**Instructions for the task:** Only one stretch of the data below is needed. Output the lines from the one with "SRAS: Y = 1162 + 9(P − Pᵉ)" up to and including the one with "SRAS: Y = 999 + 10P", exactly as they stand.
----------------------------------------
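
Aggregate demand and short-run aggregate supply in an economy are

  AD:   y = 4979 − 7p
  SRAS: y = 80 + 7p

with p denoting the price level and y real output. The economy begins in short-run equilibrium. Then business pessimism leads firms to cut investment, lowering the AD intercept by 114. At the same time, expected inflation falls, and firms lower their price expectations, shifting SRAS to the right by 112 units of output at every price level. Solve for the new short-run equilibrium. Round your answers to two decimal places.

After both shocks: AD is y = 4865 − 7p and SRAS is y = 192 + 7p.
Setting them equal: 4673 = 14p, so p = 333.79.
Substituting into AD, y = 2528.50.

p = 333.79, y = 2528.50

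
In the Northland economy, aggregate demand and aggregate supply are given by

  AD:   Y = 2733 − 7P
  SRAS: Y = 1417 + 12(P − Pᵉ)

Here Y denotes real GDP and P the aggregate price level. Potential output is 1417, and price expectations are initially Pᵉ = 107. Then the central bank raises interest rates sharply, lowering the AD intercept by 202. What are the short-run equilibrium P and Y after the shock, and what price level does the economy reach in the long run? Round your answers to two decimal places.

Short run: P = 126.21, Y = 1647.53. Long run: P = 159.14.

AD shifts left: new AD is Y = 2531 − 7P. With Pᵉ = 107, SRAS is Y = 133 + 12P.
Short run: 2531 − 7P = 133 + 12P gives 2398 = 19P, so P = 126.21 and Y = 2531 − 7P = 1647.53.
Y = 1647.53 is above potential 1417; expectations adjust and SRAS shifts left until Y = 1417.
Long run: on the new AD curve, 1417 = 2531 − 7P gives P = 159.14.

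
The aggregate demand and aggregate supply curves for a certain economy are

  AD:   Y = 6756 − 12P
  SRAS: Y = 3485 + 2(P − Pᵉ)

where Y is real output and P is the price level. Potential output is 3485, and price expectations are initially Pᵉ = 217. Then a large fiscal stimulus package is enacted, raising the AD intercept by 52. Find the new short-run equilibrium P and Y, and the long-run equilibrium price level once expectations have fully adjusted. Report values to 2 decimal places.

Short run: P = 268.36, Y = 3587.71. Long run: P = 276.92.

AD shifts right: new AD is Y = 6808 − 12P. With Pᵉ = 217, SRAS is Y = 3051 + 2P.
Short run: 6808 − 12P = 3051 + 2P gives 3757 = 14P, so P = 268.36 and Y = 6808 − 12P = 3587.71.
Y = 3587.71 is above potential 3485; expectations adjust and SRAS shifts left until Y = 3485.
Long run: on the new AD curve, 3485 = 6808 − 12P gives P = 276.92.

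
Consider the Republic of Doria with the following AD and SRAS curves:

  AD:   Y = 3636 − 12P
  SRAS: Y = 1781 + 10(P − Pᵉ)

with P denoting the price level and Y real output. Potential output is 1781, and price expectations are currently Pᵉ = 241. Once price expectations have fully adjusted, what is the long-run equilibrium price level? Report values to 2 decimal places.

Short run: with Pᵉ = 241, SRAS is Y = 10P − 629. Setting AD = SRAS gives 4265 = 22P, so P = 193.86 and Y = 3636 − 12P = 1309.64.
Output 1309.64 is below potential 1781, so over time expected prices fall and SRAS shifts right until Y returns to 1781.
Long run: Y = 1781 on the AD curve gives 1781 = 3636 − 12P, so P = 154.58.

Long-run P = 154.58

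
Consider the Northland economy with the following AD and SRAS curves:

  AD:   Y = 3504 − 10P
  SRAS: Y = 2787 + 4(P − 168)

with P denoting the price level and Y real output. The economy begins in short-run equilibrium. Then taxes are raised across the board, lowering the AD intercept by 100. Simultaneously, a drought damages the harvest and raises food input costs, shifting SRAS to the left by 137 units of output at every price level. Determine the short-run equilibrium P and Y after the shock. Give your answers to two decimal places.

After both shocks: AD is Y = 3404 − 10P and SRAS is Y = 1978 + 4P.
Setting them equal: 1426 = 14P, so P = 101.86.
Substituting into AD, Y = 2385.43.

P = 101.86, Y = 2385.43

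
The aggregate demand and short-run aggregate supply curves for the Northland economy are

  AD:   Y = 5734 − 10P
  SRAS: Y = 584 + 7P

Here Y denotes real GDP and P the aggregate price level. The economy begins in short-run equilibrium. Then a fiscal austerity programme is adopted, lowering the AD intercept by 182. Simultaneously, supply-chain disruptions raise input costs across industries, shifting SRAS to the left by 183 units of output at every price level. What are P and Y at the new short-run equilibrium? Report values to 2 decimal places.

After both shocks: AD is Y = 5552 − 10P and SRAS is Y = 401 + 7P.
Setting them equal: 5151 = 17P, so P = 303.00.
Substituting into AD, Y = 2522.00.

P = 303.00, Y = 2522.00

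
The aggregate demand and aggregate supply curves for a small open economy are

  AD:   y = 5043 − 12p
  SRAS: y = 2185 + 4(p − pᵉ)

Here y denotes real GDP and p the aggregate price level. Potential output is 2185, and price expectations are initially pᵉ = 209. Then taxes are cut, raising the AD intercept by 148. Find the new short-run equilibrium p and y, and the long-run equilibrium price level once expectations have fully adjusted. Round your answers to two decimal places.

AD shifts right: new AD is y = 5191 − 12p. With pᵉ = 209, SRAS is y = 1349 + 4p.
Short run: 5191 − 12p = 1349 + 4p gives 3842 = 16p, so p = 240.13 and y = 5191 − 12p = 2309.50.
y = 2309.50 is above potential 2185; expectations adjust and SRAS shifts left until y = 2185.
Long run: on the new AD curve, 2185 = 5191 − 12p gives p = 250.50.

Short run: p = 240.13, y = 2309.50. Long run: p = 250.50.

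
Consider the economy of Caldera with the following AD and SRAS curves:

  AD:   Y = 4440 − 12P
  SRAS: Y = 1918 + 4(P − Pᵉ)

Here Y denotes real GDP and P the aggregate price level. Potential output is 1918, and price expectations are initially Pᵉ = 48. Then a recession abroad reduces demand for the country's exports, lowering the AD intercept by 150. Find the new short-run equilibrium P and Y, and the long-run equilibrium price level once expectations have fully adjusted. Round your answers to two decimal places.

AD shifts left: new AD is Y = 4290 − 12P. With Pᵉ = 48, SRAS is Y = 1726 + 4P.
Short run: 4290 − 12P = 1726 + 4P gives 2564 = 16P, so P = 160.25 and Y = 4290 − 12P = 2367.00.
Y = 2367.00 is above potential 1918; expectations adjust and SRAS shifts left until Y = 1918.
Long run: on the new AD curve, 1918 = 4290 − 12P gives P = 197.67.

Short run: P = 160.25, Y = 2367.00. Long run: P = 197.67.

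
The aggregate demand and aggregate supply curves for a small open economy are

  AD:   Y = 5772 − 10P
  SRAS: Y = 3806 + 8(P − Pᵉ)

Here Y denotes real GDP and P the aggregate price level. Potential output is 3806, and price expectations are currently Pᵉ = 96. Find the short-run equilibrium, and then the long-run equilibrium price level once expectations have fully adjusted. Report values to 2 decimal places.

Short run: with Pᵉ = 96, SRAS is Y = 3038 + 8P. Setting AD = SRAS gives 2734 = 18P, so P = 151.89 and Y = 5772 − 10P = 4253.11.
Output 4253.11 is above potential 3806, so over time expected prices rise and SRAS shifts left until Y returns to 3806.
Long run: Y = 3806 on the AD curve gives 3806 = 5772 − 10P, so P = 196.60.

Short run: P = 151.89, Y = 4253.11. Long run: P = 196.60.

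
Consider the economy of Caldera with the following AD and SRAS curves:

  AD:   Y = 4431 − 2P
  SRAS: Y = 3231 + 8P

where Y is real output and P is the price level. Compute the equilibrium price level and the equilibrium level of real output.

P = 120, Y = 4191

Set AD = SRAS: 4431 − 2P = 3231 + 8P, so 1200 = 10P and P = 120.
Then Y = 4431 − 2·120 = 4191.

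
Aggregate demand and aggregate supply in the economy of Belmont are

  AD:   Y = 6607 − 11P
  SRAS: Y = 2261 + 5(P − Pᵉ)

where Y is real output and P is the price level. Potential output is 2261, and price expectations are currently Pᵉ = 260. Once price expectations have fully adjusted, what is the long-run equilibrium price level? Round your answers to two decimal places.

Short run: with Pᵉ = 260, SRAS is Y = 961 + 5P. Setting AD = SRAS gives 5646 = 16P, so P = 352.88 and Y = 6607 − 11P = 2725.38.
Output 2725.38 is above potential 2261, so over time expected prices rise and SRAS shifts left until Y returns to 2261.
Long run: Y = 2261 on the AD curve gives 2261 = 6607 − 11P, so P = 395.09.

Long-run P = 395.09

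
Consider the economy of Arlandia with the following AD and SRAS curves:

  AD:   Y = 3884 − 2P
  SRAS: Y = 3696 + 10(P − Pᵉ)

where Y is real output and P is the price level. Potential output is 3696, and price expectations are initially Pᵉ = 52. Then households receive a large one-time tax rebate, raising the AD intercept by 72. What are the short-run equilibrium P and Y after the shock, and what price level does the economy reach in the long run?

AD shifts right: new AD is Y = 3956 − 2P. With Pᵉ = 52, SRAS is Y = 3176 + 10P.
Short run: 3956 − 2P = 3176 + 10P gives 780 = 12P, so P = 65 and Y = 3956 − 2·65 = 3826.
Y = 3826 is above potential 3696; expectations adjust and SRAS shifts left until Y = 3696.
Long run: on the new AD curve, 3696 = 3956 − 2P gives P = 130.

Short run: P = 65, Y = 3826. Long run: P = 130.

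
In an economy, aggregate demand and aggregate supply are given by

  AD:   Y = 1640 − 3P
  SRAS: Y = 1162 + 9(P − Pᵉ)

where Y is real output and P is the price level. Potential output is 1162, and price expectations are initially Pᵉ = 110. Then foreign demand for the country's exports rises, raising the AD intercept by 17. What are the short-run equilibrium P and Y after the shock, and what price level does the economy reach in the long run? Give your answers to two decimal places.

AD shifts right: new AD is Y = 1657 − 3P. With Pᵉ = 110, SRAS is Y = 172 + 9P.
Short run: 1657 − 3P = 172 + 9P gives 1485 = 12P, so P = 123.75 and Y = 1657 − 3P = 1285.75.
Y = 1285.75 is above potential 1162; expectations adjust and SRAS shifts left until Y = 1162.
Long run: on the new AD curve, 1162 = 1657 − 3P gives P = 165.00.

Short run: P = 123.75, Y = 1285.75. Long run: P = 165.00.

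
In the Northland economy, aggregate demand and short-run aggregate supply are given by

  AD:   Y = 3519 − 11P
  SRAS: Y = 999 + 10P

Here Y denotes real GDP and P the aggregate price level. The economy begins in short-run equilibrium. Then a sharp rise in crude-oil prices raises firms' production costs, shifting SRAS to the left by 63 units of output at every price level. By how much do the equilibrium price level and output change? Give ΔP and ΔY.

This is a negative supply shock: SRAS shifts left.
New SRAS: Y = 936 + 10P.
Set AD = SRAS: 3519 − 11P = 936 + 10P, so 2583 = 21P and P = 123.
Y = 3519 − 11·123 = 2166.
Initially P = 120, Y = 2199, so ΔP = +3 and ΔY = -33.

ΔP = +3, ΔY = -33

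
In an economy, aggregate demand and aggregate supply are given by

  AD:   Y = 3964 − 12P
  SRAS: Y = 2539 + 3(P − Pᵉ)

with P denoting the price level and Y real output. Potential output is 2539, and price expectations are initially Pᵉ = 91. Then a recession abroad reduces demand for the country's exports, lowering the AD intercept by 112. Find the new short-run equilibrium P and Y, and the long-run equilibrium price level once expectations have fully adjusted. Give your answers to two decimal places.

Short run: P = 105.73, Y = 2583.20. Long run: P = 109.42.

AD shifts left: new AD is Y = 3852 − 12P. With Pᵉ = 91, SRAS is Y = 2266 + 3P.
Short run: 3852 − 12P = 2266 + 3P gives 1586 = 15P, so P = 105.73 and Y = 3852 − 12P = 2583.20.
Y = 2583.20 is above potential 2539; expectations adjust and SRAS shifts left until Y = 2539.
Long run: on the new AD curve, 2539 = 3852 − 12P gives P = 109.42.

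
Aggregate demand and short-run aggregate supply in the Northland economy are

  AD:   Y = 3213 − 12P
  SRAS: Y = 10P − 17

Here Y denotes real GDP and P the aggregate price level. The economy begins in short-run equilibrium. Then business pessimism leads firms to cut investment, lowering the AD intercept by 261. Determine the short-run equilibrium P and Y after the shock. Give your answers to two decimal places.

P = 134.95, Y = 1332.55

This is a negative demand shock: AD shifts left.
New AD: Y = 2952 − 12P.
Set AD = SRAS: 2952 − 12P = 10P − 17, so 2969 = 22P and P = 134.95.
Substituting into AD, Y = 1332.55.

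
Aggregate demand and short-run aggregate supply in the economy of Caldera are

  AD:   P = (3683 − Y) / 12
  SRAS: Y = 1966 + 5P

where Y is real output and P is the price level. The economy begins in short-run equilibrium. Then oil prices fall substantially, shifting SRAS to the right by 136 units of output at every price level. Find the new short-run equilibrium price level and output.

P = 93, Y = 2567

This is a positive supply shock: SRAS shifts right.
New SRAS: Y = 2102 + 5P.
Set AD = SRAS: 3683 − 12P = 2102 + 5P, so 1581 = 17P and P = 93.
Y = 3683 − 12·93 = 2567.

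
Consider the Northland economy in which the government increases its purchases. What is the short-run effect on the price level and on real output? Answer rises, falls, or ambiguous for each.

Price level: rises; output: rises

This is a positive demand shock: AD shifts right.
Moving along the upward-sloping SRAS curve, P rises and Y rises.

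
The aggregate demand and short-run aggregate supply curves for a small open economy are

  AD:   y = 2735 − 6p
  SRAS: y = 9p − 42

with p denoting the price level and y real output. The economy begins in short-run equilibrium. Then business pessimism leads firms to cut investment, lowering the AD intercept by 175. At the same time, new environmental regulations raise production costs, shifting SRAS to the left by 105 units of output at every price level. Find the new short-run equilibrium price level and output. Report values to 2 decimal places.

After both shocks: AD is y = 2560 − 6p and SRAS is y = 9p − 147.
Setting them equal: 2707 = 15p, so p = 180.47.
Substituting into AD, y = 1477.20.

p = 180.47, y = 1477.20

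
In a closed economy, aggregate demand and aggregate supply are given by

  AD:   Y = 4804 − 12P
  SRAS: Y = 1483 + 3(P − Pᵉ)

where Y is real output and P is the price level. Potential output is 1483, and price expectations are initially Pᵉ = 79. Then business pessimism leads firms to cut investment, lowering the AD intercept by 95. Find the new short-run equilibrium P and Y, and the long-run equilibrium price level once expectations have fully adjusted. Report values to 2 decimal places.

AD shifts left: new AD is Y = 4709 − 12P. With Pᵉ = 79, SRAS is Y = 1246 + 3P.
Short run: 4709 − 12P = 1246 + 3P gives 3463 = 15P, so P = 230.87 and Y = 4709 − 12P = 1938.60.
Y = 1938.60 is above potential 1483; expectations adjust and SRAS shifts left until Y = 1483.
Long run: on the new AD curve, 1483 = 4709 − 12P gives P = 268.83.

Short run: P = 230.87, Y = 1938.60. Long run: P = 268.83.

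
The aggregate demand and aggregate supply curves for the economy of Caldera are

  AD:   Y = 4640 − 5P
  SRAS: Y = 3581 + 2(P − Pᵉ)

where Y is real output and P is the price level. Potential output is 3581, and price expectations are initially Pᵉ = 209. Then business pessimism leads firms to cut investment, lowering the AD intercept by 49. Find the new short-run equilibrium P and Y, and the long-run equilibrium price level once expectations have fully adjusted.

AD shifts left: new AD is Y = 4591 − 5P. With Pᵉ = 209, SRAS is Y = 3163 + 2P.
Short run: 4591 − 5P = 3163 + 2P gives 1428 = 7P, so P = 204 and Y = 4591 − 5·204 = 3571.
Y = 3571 is below potential 3581; expectations adjust and SRAS shifts right until Y = 3581.
Long run: on the new AD curve, 3581 = 4591 − 5P gives P = 202.

Short run: P = 204, Y = 3571. Long run: P = 202.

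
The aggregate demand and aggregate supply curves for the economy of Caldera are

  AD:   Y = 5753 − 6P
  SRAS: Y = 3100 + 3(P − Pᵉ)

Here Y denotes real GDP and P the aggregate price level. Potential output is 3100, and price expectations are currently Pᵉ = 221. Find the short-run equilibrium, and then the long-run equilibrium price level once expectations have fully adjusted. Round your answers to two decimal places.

Short run: P = 368.44, Y = 3542.33. Long run: P = 442.17.

Short run: with Pᵉ = 221, SRAS is Y = 2437 + 3P. Setting AD = SRAS gives 3316 = 9P, so P = 368.44 and Y = 5753 − 6P = 3542.33.
Output 3542.33 is above potential 3100, so over time expected prices rise and SRAS shifts left until Y returns to 3100.
Long run: Y = 3100 on the AD curve gives 3100 = 5753 − 6P, so P = 442.17.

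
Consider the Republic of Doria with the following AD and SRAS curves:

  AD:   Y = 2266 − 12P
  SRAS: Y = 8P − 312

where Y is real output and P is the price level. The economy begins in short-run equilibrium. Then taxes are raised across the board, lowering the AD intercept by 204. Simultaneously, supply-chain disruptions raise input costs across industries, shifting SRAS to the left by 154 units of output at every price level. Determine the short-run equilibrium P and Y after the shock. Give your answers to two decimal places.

After both shocks: AD is Y = 2062 − 12P and SRAS is Y = 8P − 466.
Setting them equal: 2528 = 20P, so P = 126.40.
Substituting into AD, Y = 545.20.

P = 126.40, Y = 545.20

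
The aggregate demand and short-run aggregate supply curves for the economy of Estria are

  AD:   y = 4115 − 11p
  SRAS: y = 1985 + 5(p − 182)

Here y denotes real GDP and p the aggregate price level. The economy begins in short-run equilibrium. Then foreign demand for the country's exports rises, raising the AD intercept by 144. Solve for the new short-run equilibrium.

This is a positive demand shock: AD shifts right.
New AD: y = 4259 − 11p.
SRAS can be written y = 1075 + 5p.
Set AD = SRAS: 4259 − 11p = 1075 + 5p, so 3184 = 16p and p = 199.
y = 4259 − 11·199 = 2070.

p = 199, y = 2070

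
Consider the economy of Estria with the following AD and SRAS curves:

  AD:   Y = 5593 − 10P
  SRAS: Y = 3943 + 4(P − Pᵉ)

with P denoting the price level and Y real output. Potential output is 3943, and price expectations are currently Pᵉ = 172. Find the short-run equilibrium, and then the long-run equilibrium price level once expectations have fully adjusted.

Short run: P = 167, Y = 3923. Long run: P = 165.

Short run: with Pᵉ = 172, SRAS is Y = 3255 + 4P. Setting AD = SRAS gives 2338 = 14P, so P = 167 and Y = 5593 − 10·167 = 3923.
Output 3923 is below potential 3943, so over time expected prices fall and SRAS shifts right until Y returns to 3943.
Long run: Y = 3943 on the AD curve gives 3943 = 5593 − 10P, so P = 165.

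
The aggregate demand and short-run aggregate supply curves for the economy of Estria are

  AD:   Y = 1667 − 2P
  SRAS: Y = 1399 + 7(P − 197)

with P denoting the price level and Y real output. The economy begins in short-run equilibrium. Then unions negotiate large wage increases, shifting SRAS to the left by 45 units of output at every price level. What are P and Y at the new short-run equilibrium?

This is a negative supply shock: SRAS shifts left.
New SRAS: Y = 7P − 25.
Set AD = SRAS: 1667 − 2P = 7P − 25, so 1692 = 9P and P = 188.
Y = 1667 − 2·188 = 1291.

P = 188, Y = 1291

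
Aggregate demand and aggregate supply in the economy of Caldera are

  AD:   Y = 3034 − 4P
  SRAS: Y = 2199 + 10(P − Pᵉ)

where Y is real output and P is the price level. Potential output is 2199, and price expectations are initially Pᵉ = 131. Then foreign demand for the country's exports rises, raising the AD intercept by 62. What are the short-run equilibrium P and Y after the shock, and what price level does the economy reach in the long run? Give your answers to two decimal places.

Short run: P = 157.64, Y = 2465.43. Long run: P = 224.25.

AD shifts right: new AD is Y = 3096 − 4P. With Pᵉ = 131, SRAS is Y = 889 + 10P.
Short run: 3096 − 4P = 889 + 10P gives 2207 = 14P, so P = 157.64 and Y = 3096 − 4P = 2465.43.
Y = 2465.43 is above potential 2199; expectations adjust and SRAS shifts left until Y = 2199.
Long run: on the new AD curve, 2199 = 3096 − 4P gives P = 224.25.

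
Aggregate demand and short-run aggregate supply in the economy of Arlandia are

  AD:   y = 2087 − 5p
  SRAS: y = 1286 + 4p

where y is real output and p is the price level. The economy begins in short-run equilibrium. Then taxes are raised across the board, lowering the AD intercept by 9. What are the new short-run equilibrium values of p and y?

This is a negative demand shock: AD shifts left.
New AD: y = 2078 − 5p.
Set AD = SRAS: 2078 − 5p = 1286 + 4p, so 792 = 9p and p = 88.
y = 2078 − 5·88 = 1638.

p = 88, y = 1638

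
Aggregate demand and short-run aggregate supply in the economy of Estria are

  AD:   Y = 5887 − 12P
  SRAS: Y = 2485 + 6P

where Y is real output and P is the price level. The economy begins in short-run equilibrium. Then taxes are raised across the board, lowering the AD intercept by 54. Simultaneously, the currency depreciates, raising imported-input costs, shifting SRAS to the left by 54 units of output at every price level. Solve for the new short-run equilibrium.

After both shocks: AD is Y = 5833 − 12P and SRAS is Y = 2431 + 6P.
Setting them equal: 3402 = 18P, so P = 189.
Y = 5833 − 12·189 = 3565.

P = 189, Y = 3565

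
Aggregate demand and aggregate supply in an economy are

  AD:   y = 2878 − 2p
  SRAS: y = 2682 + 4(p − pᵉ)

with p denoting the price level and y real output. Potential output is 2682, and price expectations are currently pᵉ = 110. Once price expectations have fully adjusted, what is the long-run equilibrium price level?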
----------------------------------------
**Task answer:**
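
  SRAS: Y = 1162 + 9(P − Pᵉ)

where Y is real output and P is the price level. Potential output is 1162, and price expectations are initially Pᵉ = 110. Then foreign demand for the country's exports rises, raising the AD intercept by 17. What are the short-run equilibrium P and Y after the shock, and what price level does the economy reach in the long run? Give your answers to two decimal places.

AD shifts right: new AD is Y = 1657 − 3P. With Pᵉ = 110, SRAS is Y = 172 + 9P.
Short run: 1657 − 3P = 172 + 9P gives 1485 = 12P, so P = 123.75 and Y = 1657 − 3P = 1285.75.
Y = 1285.75 is above potential 1162; expectations adjust and SRAS shifts left until Y = 1162.
Long run: on the new AD curve, 1162 = 1657 − 3P gives P = 165.00.

Short run: P = 123.75, Y = 1285.75. Long run: P = 165.00.

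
In the Northland economy, aggregate demand and short-run aggregate supply are given by

  AD:   Y = 3519 − 11P
  SRAS: Y = 999 + 10P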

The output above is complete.